- _YOUR ASSIGNMENT_: Every record that follows should be printed verbatim.

- _RECORDS SHOWN_:
☆ ☆ ☆ ☆ ☆
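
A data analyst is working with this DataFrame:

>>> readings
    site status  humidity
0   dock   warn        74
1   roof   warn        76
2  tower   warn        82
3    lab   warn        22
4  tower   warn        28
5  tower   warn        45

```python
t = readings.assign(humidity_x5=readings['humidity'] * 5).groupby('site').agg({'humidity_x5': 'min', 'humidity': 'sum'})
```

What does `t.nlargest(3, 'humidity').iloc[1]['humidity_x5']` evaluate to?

380

add column humidity_x5 = readings['humidity'] * 5:
    site status  humidity  humidity_x5
0   dock   warn        74          370
1   roof   warn        76          380
2  tower   warn        82          410
3    lab   warn        22          110
4  tower   warn        28          140
5  tower   warn        45          225
group by site: min(humidity_x5), sum(humidity):
       humidity_x5  humidity
site                        
dock           370        74
lab            110        22
roof           380        76
tower          140       155
take 3 rows with largest humidity:
       humidity_x5  humidity
site                        
tower          140       155
roof           380        76
dock           370        74
Finally, value at position 1, column 'humidity_x5' = 380.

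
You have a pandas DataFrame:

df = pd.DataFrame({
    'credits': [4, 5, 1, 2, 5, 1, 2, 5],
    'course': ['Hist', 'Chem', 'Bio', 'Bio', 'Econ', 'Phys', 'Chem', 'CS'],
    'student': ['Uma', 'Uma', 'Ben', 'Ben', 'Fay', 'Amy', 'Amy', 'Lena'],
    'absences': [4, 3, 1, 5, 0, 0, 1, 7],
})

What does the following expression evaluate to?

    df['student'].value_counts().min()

value_counts of student:
student
Uma     2
Ben     2
Amy     2
Fay     1
Lena    1
Name: count, dtype: int64
Then the min of the resulting series: 1

1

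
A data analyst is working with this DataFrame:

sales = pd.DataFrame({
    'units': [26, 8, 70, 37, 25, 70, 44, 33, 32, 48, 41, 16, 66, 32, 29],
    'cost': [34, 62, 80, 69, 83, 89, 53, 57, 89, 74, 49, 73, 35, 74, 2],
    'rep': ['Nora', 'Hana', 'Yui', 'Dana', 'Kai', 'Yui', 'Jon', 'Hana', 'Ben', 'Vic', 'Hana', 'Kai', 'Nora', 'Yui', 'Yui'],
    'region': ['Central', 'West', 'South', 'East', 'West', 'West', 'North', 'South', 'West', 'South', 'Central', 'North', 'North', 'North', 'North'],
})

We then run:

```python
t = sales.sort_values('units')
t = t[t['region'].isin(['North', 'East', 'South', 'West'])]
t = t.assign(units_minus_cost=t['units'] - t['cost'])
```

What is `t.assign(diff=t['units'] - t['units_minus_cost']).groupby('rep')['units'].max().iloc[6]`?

48

sort by units:
    units  cost   rep   region
1       8    62  Hana     West
11     16    73   Kai    North
4      25    83   Kai     West
0      26    34  Nora  Central
14     29     2   Yui    North
8      32    89   Ben     West
13     32    74   Yui    North
7      33    57  Hana    South
3      37    69  Dana     East
10     41    49  Hana  Central
6      44    53   Jon    North
9      48    74   Vic    South
12     66    35  Nora    North
2      70    80   Yui    South
5      70    89   Yui     West
filter rows where region in ['North', 'East', 'South', 'West']:
    units  cost   rep region
1       8    62  Hana   West
11     16    73   Kai  North
4      25    83   Kai   West
14     29     2   Yui  North
8      32    89   Ben   West
13     32    74   Yui  North
7      33    57  Hana  South
3      37    69  Dana   East
6      44    53   Jon  North
9      48    74   Vic  South
12     66    35  Nora  North
2      70    80   Yui  South
5      70    89   Yui   West
add column units_minus_cost = t['units'] - t['cost']:
    units  cost   rep region  units_minus_cost
1       8    62  Hana   West               -54
11     16    73   Kai  North               -57
4      25    83   Kai   West               -58
14     29     2   Yui  North                27
8      32    89   Ben   West               -57
13     32    74   Yui  North               -42
7      33    57  Hana  South               -24
3      37    69  Dana   East               -32
6      44    53   Jon  North                -9
9      48    74   Vic  South               -26
12     66    35  Nora  North                31
2      70    80   Yui  South               -10
5      70    89   Yui   West               -19
add column diff = t['units'] - t['units_minus_cost']:
    units  cost   rep region  units_minus_cost  diff
1       8    62  Hana   West               -54    62
11     16    73   Kai  North               -57    73
4      25    83   Kai   West               -58    83
14     29     2   Yui  North                27     2
8      32    89   Ben   West               -57    89
13     32    74   Yui  North               -42    74
7      33    57  Hana  South               -24    57
3      37    69  Dana   East               -32    69
6      44    53   Jon  North                -9    53
9      48    74   Vic  South               -26    74
12     66    35  Nora  North                31    35
2      70    80   Yui  South               -10    80
5      70    89   Yui   West               -19    89
group by rep, max of units:
rep
Ben     32
Dana    37
Hana    33
Jon     44
Kai     25
Nora    66
Vic     48
Yui     70
Name: units, dtype: int64
Then the value at position 6: 48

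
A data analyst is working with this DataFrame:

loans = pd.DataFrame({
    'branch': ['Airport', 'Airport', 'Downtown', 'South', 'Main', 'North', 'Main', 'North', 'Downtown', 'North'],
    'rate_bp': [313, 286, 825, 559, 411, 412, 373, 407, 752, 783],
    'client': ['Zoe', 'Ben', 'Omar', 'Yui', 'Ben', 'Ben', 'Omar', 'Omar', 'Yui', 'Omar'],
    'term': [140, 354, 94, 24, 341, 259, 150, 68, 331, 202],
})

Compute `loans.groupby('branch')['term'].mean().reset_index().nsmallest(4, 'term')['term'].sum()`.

group by branch, mean of term:
branch
Airport     247.000000
Downtown    212.500000
Main        245.500000
North       176.333333
South        24.000000
Name: term, dtype: float64
reset_index():
     branch        term
0   Airport  247.000000
1  Downtown  212.500000
2      Main  245.500000
3     North  176.333333
4     South   24.000000
take 4 rows with smallest term:
     branch        term
4     South   24.000000
3     North  176.333333
1  Downtown  212.500000
2      Main  245.500000
The sum of column 'term' is 658.333333333.

658.333333333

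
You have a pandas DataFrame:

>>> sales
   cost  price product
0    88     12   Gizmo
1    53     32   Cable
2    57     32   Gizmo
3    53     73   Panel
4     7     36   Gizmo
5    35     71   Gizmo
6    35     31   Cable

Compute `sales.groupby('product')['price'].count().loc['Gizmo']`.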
☆ ☆ ☆ ☆ ☆
- _OUTPUT FOR THIS EXERCISE_:
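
A data analyst is working with this DataFrame:

>>> readings
    site status  humidity
0   dock   warn        74
1   roof   warn        76
2  tower   warn        82
3    lab   warn        22
4  tower   warn        28
5  tower   warn        45

```python
t = readings.assign(humidity_x5=readings['humidity'] * 5).groupby('site').agg({'humidity_x5': 'min', 'humidity': 'sum'})
```

What does `t.nlargest(3, 'humidity').iloc[1]['humidity_x5']` evaluate to?

380

add column humidity_x5 = readings['humidity'] * 5:
    site status  humidity  humidity_x5
0   dock   warn        74          370
1   roof   warn        76          380
2  tower   warn        82          410
3    lab   warn        22          110
4  tower   warn        28          140
5  tower   warn        45          225
group by site: min(humidity_x5), sum(humidity):
       humidity_x5  humidity
site                        
dock           370        74
lab            110        22
roof           380        76
tower          140       155
take 3 rows with largest humidity:
       humidity_x5  humidity
site                        
tower          140       155
roof           380        76
dock           370        74
Finally, value at position 1, column 'humidity_x5' = 380.

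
You have a pandas DataFrame:

df = pd.DataFrame({
    'credits': [4, 5, 1, 2, 5, 1, 2, 5],
    'course': ['Hist', 'Chem', 'Bio', 'Bio', 'Econ', 'Phys', 'Chem', 'CS'],
    'student': ['Uma', 'Uma', 'Ben', 'Ben', 'Fay', 'Amy', 'Amy', 'Lena'],
    'absences': [4, 3, 1, 5, 0, 0, 1, 7],
})

What does the following expression evaluate to?

    df['student'].value_counts().min()

value_counts of student:
student
Uma     2
Ben     2
Amy     2
Fay     1
Lena    1
Name: count, dtype: int64
Then the min of the resulting series: 1

1

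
A data analyst is working with this DataFrame:

sales = pd.DataFrame({
    'units': [26, 8, 70, 37, 25, 70, 44, 33, 32, 48, 41, 16, 66, 32, 29],
    'cost': [34, 62, 80, 69, 83, 89, 53, 57, 89, 74, 49, 73, 35, 74, 2],
    'rep': ['Nora', 'Hana', 'Yui', 'Dana', 'Kai', 'Yui', 'Jon', 'Hana', 'Ben', 'Vic', 'Hana', 'Kai', 'Nora', 'Yui', 'Yui'],
    'region': ['Central', 'West', 'South', 'East', 'West', 'West', 'North', 'South', 'West', 'South', 'Central', 'North', 'North', 'North', 'North'],
})

We then run:

```python
t = sales.sort_values('units')
t = t[t['region'].isin(['North', 'East', 'South', 'West'])]
t = t.assign(units_minus_cost=t['units'] - t['cost'])
```

What is `t.assign(diff=t['units'] - t['units_minus_cost']).groupby('rep')['units'].max().iloc[6]`?

48

sort by units:
    units  cost   rep   region
1       8    62  Hana     West
11     16    73   Kai    North
4      25    83   Kai     West
0      26    34  Nora  Central
14     29     2   Yui    North
8      32    89   Ben     West
13     32    74   Yui    North
7      33    57  Hana    South
3      37    69  Dana     East
10     41    49  Hana  Central
6      44    53   Jon    North
9      48    74   Vic    South
12     66    35  Nora    North
2      70    80   Yui    South
5      70    89   Yui     West
filter rows where region in ['North', 'East', 'South', 'West']:
    units  cost   rep region
1       8    62  Hana   West
11     16    73   Kai  North
4      25    83   Kai   West
14     29     2   Yui  North
8      32    89   Ben   West
13     32    74   Yui  North
7      33    57  Hana  South
3      37    69  Dana   East
6      44    53   Jon  North
9      48    74   Vic  South
12     66    35  Nora  North
2      70    80   Yui  South
5      70    89   Yui   West
add column units_minus_cost = t['units'] - t['cost']:
    units  cost   rep region  units_minus_cost
1       8    62  Hana   West               -54
11     16    73   Kai  North               -57
4      25    83   Kai   West               -58
14     29     2   Yui  North                27
8      32    89   Ben   West               -57
13     32    74   Yui  North               -42
7      33    57  Hana  South               -24
3      37    69  Dana   East               -32
6      44    53   Jon  North                -9
9      48    74   Vic  South               -26
12     66    35  Nora  North                31
2      70    80   Yui  South               -10
5      70    89   Yui   West               -19
add column diff = t['units'] - t['units_minus_cost']:
    units  cost   rep region  units_minus_cost  diff
1       8    62  Hana   West               -54    62
11     16    73   Kai  North               -57    73
4      25    83   Kai   West               -58    83
14     29     2   Yui  North                27     2
8      32    89   Ben   West               -57    89
13     32    74   Yui  North               -42    74
7      33    57  Hana  South               -24    57
3      37    69  Dana   East               -32    69
6      44    53   Jon  North                -9    53
9      48    74   Vic  South               -26    74
12     66    35  Nora  North                31    35
2      70    80   Yui  South               -10    80
5      70    89   Yui   West               -19    89
group by rep, max of units:
rep
Ben     32
Dana    37
Hana    33
Jon     44
Kai     25
Nora    66
Vic     48
Yui     70
Name: units, dtype: int64
Then the value at position 6: 48

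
A data analyst is working with this DataFrame:

loans = pd.DataFrame({
    'branch': ['Airport', 'Airport', 'Downtown', 'South', 'Main', 'North', 'Main', 'North', 'Downtown', 'North'],
    'rate_bp': [313, 286, 825, 559, 411, 412, 373, 407, 752, 783],
    'client': ['Zoe', 'Ben', 'Omar', 'Yui', 'Ben', 'Ben', 'Omar', 'Omar', 'Yui', 'Omar'],
    'term': [140, 354, 94, 24, 341, 259, 150, 68, 331, 202],
})

Compute `loans.groupby('branch')['term'].mean().reset_index().nsmallest(4, 'term')['term'].sum()`.

group by branch, mean of term:
branch
Airport     247.000000
Downtown    212.500000
Main        245.500000
North       176.333333
South        24.000000
Name: term, dtype: float64
reset_index():
     branch        term
0   Airport  247.000000
1  Downtown  212.500000
2      Main  245.500000
3     North  176.333333
4     South   24.000000
take 4 rows with smallest term:
     branch        term
4     South   24.000000
3     North  176.333333
1  Downtown  212.500000
2      Main  245.500000
The sum of column 'term' is 658.333333333.

658.333333333

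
You have a pandas DataFrame:

>>> sales
   cost  price product
0    88     12   Gizmo
1    53     32   Cable
2    57     32   Gizmo
3    53     73   Panel
4     7     36   Gizmo
5    35     71   Gizmo
6    35     31   Cable

Compute `sales.groupby('product')['price'].count().loc['Gizmo']`.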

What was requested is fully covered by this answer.